YOUR GOAL: The data beneath this task has to be reprinted character for character.

★ ★ ★

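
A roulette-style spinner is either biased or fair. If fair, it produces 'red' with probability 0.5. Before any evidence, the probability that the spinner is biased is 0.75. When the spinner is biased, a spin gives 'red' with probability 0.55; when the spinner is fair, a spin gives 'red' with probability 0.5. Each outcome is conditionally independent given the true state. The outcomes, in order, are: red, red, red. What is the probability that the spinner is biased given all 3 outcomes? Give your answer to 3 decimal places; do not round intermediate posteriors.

0.800

After 'red': P(biased) = 0.55·0.7500 / (0.55·0.7500 + 0.5·0.2500) ≈ 0.7674
After 'red': P(biased) = 0.55·0.7674 / (0.55·0.7674 + 0.5·0.2326) ≈ 0.7840
After 'red': P(biased) = 0.55·0.7840 / (0.55·0.7840 + 0.5·0.2160) ≈ 0.7997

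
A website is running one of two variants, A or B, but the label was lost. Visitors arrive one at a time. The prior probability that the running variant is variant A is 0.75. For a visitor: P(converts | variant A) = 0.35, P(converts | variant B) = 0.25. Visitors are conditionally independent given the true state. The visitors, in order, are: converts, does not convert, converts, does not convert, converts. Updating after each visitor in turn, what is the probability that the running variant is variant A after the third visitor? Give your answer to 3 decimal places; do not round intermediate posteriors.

After 'converts': P(A) = 0.35·0.7500 / (0.35·0.7500 + 0.25·0.2500) ≈ 0.8077
After 'does not convert': P(A) = 0.65·0.8077 / (0.65·0.8077 + 0.75·0.1923) ≈ 0.7845
After 'converts': P(A) = 0.35·0.7845 / (0.35·0.7845 + 0.25·0.2155) ≈ 0.8360

0.836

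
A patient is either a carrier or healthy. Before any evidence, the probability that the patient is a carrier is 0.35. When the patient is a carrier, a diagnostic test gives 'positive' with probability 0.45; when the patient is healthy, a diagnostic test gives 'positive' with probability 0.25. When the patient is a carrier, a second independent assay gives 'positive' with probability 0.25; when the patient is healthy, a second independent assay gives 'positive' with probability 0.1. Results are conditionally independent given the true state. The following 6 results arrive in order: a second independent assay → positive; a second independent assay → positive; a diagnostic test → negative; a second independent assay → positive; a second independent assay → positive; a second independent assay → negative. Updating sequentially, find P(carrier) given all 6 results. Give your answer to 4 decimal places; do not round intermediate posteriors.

Apply Bayes' rule sequentially, carrying P(carrier) forward.
After a second independent assay='positive': P(carrier) = 0.25·0.3500 / (0.25·0.3500 + 0.1·0.6500) ≈ 0.5738
After a second independent assay='positive': P(carrier) = 0.25·0.5738 / (0.25·0.5738 + 0.1·0.4262) ≈ 0.7709
After a diagnostic test='negative': P(carrier) = 0.55·0.7709 / (0.55·0.7709 + 0.75·0.2291) ≈ 0.7116
After a second independent assay='positive': P(carrier) = 0.25·0.7116 / (0.25·0.7116 + 0.1·0.2884) ≈ 0.8605
After a second independent assay='positive': P(carrier) = 0.25·0.8605 / (0.25·0.8605 + 0.1·0.1395) ≈ 0.9391
After a second independent assay='negative': P(carrier) = 0.75·0.9391 / (0.75·0.9391 + 0.9·0.0609) ≈ 0.9278

0.9278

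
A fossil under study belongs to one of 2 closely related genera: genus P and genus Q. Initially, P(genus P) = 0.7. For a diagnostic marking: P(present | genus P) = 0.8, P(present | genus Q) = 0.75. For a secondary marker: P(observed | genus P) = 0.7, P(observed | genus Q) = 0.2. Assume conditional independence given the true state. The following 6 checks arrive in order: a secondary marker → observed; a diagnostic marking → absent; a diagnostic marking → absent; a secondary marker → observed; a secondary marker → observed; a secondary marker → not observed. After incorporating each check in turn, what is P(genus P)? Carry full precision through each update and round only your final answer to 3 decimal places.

0.960

Each posterior becomes the prior for the next update.
After a secondary marker='observed': P(genus P) = 0.7·0.7000 / (0.7·0.7000 + 0.2·0.3000) ≈ 0.8909
After a diagnostic marking='absent': P(genus P) = 0.2·0.8909 / (0.2·0.8909 + 0.25·0.1091) ≈ 0.8673
After a diagnostic marking='absent': P(genus P) = 0.2·0.8673 / (0.2·0.8673 + 0.25·0.1327) ≈ 0.8394
After a secondary marker='observed': P(genus P) = 0.7·0.8394 / (0.7·0.8394 + 0.2·0.1606) ≈ 0.9482
After a secondary marker='observed': P(genus P) = 0.7·0.9482 / (0.7·0.9482 + 0.2·0.0518) ≈ 0.9846
After a secondary marker='not observed': P(genus P) = 0.3·0.9846 / (0.3·0.9846 + 0.8·0.0154) ≈ 0.9600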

★ ★ ★

ANSWER TO THIS EXERCISE:
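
A roulette-style spinner is either biased or fair. If fair, it produces 'red' with probability 0.5. Before any evidence, the probability that the spinner is biased is 0.75. When the spinner is biased, a spin gives 'red' with probability 0.55; when the spinner is fair, a spin gives 'red' with probability 0.5. Each outcome is conditionally independent given the true state. The outcomes, in order, are: red, red, red. What is the probability that the spinner is biased given all 3 outcomes? Give your answer to 3 decimal places; do not round intermediate posteriors.

0.800

After 'red': P(biased) = 0.55·0.7500 / (0.55·0.7500 + 0.5·0.2500) ≈ 0.7674
After 'red': P(biased) = 0.55·0.7674 / (0.55·0.7674 + 0.5·0.2326) ≈ 0.7840
After 'red': P(biased) = 0.55·0.7840 / (0.55·0.7840 + 0.5·0.2160) ≈ 0.7997

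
A website is running one of two variants, A or B, but the label was lost. Visitors arrive one at a time. The prior probability that the running variant is variant A is 0.75. For a visitor: P(converts | variant A) = 0.35, P(converts | variant B) = 0.25. Visitors are conditionally independent given the true state. The visitors, in order, are: converts, does not convert, converts, does not convert, converts. Updating after each visitor in turn, what is the probability that the running variant is variant A after the third visitor? Give your answer to 3 decimal places; do not round intermediate posteriors.

After 'converts': P(A) = 0.35·0.7500 / (0.35·0.7500 + 0.25·0.2500) ≈ 0.8077
After 'does not convert': P(A) = 0.65·0.8077 / (0.65·0.8077 + 0.75·0.1923) ≈ 0.7845
After 'converts': P(A) = 0.35·0.7845 / (0.35·0.7845 + 0.25·0.2155) ≈ 0.8360

0.836

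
A patient is either a carrier or healthy. Before any evidence, the probability that the patient is a carrier is 0.35. When the patient is a carrier, a diagnostic test gives 'positive' with probability 0.45; when the patient is healthy, a diagnostic test gives 'positive' with probability 0.25. When the patient is a carrier, a second independent assay gives 'positive' with probability 0.25; when the patient is healthy, a second independent assay gives 'positive' with probability 0.1. Results are conditionally independent given the true state. The following 6 results arrive in order: a second independent assay → positive; a second independent assay → positive; a diagnostic test → negative; a second independent assay → positive; a second independent assay → positive; a second independent assay → negative. Updating sequentially, find P(carrier) given all 6 results. Give your answer to 4 decimal places; do not round intermediate posteriors.

Apply Bayes' rule sequentially, carrying P(carrier) forward.
After a second independent assay='positive': P(carrier) = 0.25·0.3500 / (0.25·0.3500 + 0.1·0.6500) ≈ 0.5738
After a second independent assay='positive': P(carrier) = 0.25·0.5738 / (0.25·0.5738 + 0.1·0.4262) ≈ 0.7709
After a diagnostic test='negative': P(carrier) = 0.55·0.7709 / (0.55·0.7709 + 0.75·0.2291) ≈ 0.7116
After a second independent assay='positive': P(carrier) = 0.25·0.7116 / (0.25·0.7116 + 0.1·0.2884) ≈ 0.8605
After a second independent assay='positive': P(carrier) = 0.25·0.8605 / (0.25·0.8605 + 0.1·0.1395) ≈ 0.9391
After a second independent assay='negative': P(carrier) = 0.75·0.9391 / (0.75·0.9391 + 0.9·0.0609) ≈ 0.9278

0.9278

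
A fossil under study belongs to one of 2 closely related genera: genus P and genus Q. Initially, P(genus P) = 0.7. For a diagnostic marking: P(present | genus P) = 0.8, P(present | genus Q) = 0.75. For a secondary marker: P(observed | genus P) = 0.7, P(observed | genus Q) = 0.2. Assume conditional independence given the true state. The following 6 checks arrive in order: a secondary marker → observed; a diagnostic marking → absent; a diagnostic marking → absent; a secondary marker → observed; a secondary marker → observed; a secondary marker → not observed. After incorporating each check in turn, what is P(genus P)? Carry full precision through each update and round only your final answer to 3 decimal places.

0.960

Each posterior becomes the prior for the next update.
After a secondary marker='observed': P(genus P) = 0.7·0.7000 / (0.7·0.7000 + 0.2·0.3000) ≈ 0.8909
After a diagnostic marking='absent': P(genus P) = 0.2·0.8909 / (0.2·0.8909 + 0.25·0.1091) ≈ 0.8673
After a diagnostic marking='absent': P(genus P) = 0.2·0.8673 / (0.2·0.8673 + 0.25·0.1327) ≈ 0.8394
After a secondary marker='observed': P(genus P) = 0.7·0.8394 / (0.7·0.8394 + 0.2·0.1606) ≈ 0.9482
After a secondary marker='observed': P(genus P) = 0.7·0.9482 / (0.7·0.9482 + 0.2·0.0518) ≈ 0.9846
After a secondary marker='not observed': P(genus P) = 0.3·0.9846 / (0.3·0.9846 + 0.8·0.0154) ≈ 0.9600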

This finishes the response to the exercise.